Transcribe the lines of the records starting with the one that has "What is the" in it and ending with the last, and transcribe nothing else.

====== RECORDS FOR THE EXERCISE ======

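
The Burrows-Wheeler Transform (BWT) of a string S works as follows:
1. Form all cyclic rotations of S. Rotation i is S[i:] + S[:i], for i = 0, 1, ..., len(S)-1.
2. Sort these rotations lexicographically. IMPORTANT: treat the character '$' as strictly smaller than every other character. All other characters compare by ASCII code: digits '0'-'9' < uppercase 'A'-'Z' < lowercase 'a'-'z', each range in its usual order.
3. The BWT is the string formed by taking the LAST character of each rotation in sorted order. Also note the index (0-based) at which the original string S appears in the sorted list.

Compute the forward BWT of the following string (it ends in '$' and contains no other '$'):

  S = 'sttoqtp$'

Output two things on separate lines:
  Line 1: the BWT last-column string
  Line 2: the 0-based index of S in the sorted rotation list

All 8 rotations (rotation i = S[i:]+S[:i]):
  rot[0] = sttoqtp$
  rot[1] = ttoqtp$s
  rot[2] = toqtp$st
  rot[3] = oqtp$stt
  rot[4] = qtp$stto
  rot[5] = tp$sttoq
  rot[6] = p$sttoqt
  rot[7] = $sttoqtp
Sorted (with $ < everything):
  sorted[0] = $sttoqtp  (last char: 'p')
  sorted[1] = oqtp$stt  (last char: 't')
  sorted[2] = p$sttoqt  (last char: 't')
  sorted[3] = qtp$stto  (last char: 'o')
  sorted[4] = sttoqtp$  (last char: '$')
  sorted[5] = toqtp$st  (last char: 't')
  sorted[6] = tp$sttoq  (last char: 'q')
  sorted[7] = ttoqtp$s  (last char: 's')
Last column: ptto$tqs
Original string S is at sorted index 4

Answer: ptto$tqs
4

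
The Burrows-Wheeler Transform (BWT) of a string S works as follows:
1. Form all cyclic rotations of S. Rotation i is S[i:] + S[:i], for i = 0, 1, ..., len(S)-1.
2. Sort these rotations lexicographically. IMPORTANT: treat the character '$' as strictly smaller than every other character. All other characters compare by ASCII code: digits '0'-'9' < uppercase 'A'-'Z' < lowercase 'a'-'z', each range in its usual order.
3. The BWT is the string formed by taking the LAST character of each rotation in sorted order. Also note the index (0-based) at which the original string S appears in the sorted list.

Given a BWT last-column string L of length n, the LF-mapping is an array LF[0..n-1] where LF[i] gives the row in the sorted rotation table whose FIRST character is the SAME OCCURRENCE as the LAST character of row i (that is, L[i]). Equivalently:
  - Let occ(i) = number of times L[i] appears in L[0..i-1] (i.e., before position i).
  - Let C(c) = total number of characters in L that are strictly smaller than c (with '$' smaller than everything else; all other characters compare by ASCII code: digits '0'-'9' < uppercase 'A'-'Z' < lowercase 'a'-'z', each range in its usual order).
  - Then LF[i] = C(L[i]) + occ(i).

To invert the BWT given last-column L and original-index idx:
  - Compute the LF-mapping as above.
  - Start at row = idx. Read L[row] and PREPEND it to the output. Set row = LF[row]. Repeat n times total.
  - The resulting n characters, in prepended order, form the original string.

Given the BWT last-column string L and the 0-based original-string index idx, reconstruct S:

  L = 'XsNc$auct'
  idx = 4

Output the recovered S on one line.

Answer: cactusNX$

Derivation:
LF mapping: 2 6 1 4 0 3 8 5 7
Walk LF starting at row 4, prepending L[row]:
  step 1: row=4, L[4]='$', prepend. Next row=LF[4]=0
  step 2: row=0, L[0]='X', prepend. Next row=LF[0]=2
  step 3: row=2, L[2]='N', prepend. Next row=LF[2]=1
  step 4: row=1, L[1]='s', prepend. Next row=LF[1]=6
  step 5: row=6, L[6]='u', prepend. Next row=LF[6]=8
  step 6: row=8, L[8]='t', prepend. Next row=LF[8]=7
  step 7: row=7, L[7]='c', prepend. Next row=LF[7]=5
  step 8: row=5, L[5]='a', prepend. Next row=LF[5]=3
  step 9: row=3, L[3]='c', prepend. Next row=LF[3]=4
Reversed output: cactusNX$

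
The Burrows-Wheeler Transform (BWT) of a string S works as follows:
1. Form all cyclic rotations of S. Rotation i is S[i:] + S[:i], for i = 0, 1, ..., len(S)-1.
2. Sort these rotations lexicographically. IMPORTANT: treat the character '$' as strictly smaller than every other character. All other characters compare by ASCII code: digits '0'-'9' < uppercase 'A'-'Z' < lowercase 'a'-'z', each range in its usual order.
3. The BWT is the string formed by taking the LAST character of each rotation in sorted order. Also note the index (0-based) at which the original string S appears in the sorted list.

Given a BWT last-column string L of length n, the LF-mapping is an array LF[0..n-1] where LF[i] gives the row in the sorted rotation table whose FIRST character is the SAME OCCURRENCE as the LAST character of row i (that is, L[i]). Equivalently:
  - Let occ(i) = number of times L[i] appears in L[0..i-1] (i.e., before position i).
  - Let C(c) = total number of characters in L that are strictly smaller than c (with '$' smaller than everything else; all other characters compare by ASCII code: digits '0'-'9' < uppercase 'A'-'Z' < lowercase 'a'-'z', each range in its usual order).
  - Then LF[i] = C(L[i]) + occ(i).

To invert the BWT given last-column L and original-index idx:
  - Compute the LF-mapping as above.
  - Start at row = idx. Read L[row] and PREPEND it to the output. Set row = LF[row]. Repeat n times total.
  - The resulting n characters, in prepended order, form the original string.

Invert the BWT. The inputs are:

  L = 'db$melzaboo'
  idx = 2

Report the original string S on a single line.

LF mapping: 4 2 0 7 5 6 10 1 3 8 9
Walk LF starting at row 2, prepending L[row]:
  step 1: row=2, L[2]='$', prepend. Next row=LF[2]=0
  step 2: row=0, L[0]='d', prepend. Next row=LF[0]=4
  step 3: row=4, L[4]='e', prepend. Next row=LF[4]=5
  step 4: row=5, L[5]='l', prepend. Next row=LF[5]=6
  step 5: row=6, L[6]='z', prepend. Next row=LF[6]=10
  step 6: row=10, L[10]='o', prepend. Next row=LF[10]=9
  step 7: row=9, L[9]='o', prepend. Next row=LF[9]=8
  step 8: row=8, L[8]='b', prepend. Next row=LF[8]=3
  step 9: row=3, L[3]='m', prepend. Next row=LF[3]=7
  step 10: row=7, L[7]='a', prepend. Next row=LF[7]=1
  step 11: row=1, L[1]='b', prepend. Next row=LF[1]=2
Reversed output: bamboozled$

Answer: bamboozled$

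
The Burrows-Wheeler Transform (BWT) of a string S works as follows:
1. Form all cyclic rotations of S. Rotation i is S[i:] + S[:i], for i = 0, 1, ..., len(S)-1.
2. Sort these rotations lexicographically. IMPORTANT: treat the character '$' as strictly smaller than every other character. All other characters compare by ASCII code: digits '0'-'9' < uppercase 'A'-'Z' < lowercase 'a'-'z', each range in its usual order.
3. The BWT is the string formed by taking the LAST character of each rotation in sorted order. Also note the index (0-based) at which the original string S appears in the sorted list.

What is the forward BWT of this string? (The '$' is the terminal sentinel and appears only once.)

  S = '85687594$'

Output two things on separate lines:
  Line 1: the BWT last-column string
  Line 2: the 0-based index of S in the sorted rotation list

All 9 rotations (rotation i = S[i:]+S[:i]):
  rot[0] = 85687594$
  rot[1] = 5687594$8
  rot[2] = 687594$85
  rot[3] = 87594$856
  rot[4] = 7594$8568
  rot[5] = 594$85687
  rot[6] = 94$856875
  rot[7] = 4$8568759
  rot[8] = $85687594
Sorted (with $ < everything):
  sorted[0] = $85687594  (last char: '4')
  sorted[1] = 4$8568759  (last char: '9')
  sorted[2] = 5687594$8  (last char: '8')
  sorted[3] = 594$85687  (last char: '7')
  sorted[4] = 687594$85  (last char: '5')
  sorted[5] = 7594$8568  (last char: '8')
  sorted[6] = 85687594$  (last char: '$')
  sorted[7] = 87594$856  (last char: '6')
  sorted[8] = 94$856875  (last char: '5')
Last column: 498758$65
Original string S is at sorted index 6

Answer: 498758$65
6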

======

* PROBLEM SOLUTION *
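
What is the forward BWT of this string? (The '$' is the terminal sentinel and appears only once.)

  S = '85687594$'

Output two things on separate lines:
  Line 1: the BWT last-column string
  Line 2: the 0-based index of S in the sorted rotation list

All 9 rotations (rotation i = S[i:]+S[:i]):
  rot[0] = 85687594$
  rot[1] = 5687594$8
  rot[2] = 687594$85
  rot[3] = 87594$856
  rot[4] = 7594$8568
  rot[5] = 594$85687
  rot[6] = 94$856875
  rot[7] = 4$8568759
  rot[8] = $85687594
Sorted (with $ < everything):
  sorted[0] = $85687594  (last char: '4')
  sorted[1] = 4$8568759  (last char: '9')
  sorted[2] = 5687594$8  (last char: '8')
  sorted[3] = 594$85687  (last char: '7')
  sorted[4] = 687594$85  (last char: '5')
  sorted[5] = 7594$8568  (last char: '8')
  sorted[6] = 85687594$  (last char: '$')
  sorted[7] = 87594$856  (last char: '6')
  sorted[8] = 94$856875  (last char: '5')
Last column: 498758$65
Original string S is at sorted index 6

Answer: 498758$65
6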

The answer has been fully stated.